[Material supplied]
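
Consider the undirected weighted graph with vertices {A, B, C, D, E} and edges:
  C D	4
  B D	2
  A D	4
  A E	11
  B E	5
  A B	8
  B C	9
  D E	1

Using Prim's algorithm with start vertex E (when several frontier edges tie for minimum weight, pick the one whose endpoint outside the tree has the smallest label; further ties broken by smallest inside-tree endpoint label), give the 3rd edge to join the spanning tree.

A-D

Prim's algorithm from E:
Step 1: cheapest edge leaving the tree is D E (1); add D.
Step 2: cheapest edge leaving the tree is B D (2); add B.
Step 3: cheapest edge leaving the tree is A D (4); add A.
Step 4: cheapest edge leaving the tree is C D (4); add C.
The 3rd edge added is A D.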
[/Material supplied]
**Aim of the task**: Output all of the records above exactly as they appear.

**Your solution**:
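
Consider the undirected weighted graph with vertices {A, B, C, D, E} and edges:
  C D	4
  B D	2
  A D	4
  A E	11
  B E	5
  A B	8
  B C	9
  D E	1

Using Prim's algorithm with start vertex E (when several frontier edges tie for minimum weight, pick the one whose endpoint outside the tree has the smallest label; further ties broken by smallest inside-tree endpoint label), give the 3rd edge to join the spanning tree.

A-D

Prim's algorithm from E:
Step 1: cheapest edge leaving the tree is D E (1); add D.
Step 2: cheapest edge leaving the tree is B D (2); add B.
Step 3: cheapest edge leaving the tree is A D (4); add A.
Step 4: cheapest edge leaving the tree is C D (4); add C.
The 3rd edge added is A D.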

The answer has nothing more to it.